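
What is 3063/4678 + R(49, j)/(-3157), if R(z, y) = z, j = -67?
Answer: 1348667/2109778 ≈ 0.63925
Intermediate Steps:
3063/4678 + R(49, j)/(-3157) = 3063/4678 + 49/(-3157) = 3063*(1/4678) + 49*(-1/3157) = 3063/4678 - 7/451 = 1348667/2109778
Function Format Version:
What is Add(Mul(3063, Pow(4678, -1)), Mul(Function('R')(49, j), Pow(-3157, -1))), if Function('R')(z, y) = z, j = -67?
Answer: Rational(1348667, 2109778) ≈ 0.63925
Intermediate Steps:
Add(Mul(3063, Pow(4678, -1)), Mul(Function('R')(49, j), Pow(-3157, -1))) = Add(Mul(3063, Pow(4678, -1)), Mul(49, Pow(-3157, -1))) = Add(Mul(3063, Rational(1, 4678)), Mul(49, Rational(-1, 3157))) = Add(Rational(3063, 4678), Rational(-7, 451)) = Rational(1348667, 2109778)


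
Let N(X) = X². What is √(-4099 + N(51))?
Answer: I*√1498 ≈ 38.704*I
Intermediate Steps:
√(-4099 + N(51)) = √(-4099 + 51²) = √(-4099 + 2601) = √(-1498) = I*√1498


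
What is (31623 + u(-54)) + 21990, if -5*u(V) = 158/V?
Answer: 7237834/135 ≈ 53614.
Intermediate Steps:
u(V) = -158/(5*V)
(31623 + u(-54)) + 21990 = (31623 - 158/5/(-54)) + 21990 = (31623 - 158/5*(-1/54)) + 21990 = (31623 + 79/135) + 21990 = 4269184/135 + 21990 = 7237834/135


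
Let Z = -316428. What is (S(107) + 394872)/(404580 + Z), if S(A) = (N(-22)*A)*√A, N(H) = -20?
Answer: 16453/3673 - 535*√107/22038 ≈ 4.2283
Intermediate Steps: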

· · · · ·

What you have to do — The response is to be a bare number: the tally of lines in the listing above with the word "Answer".

Task solution — 5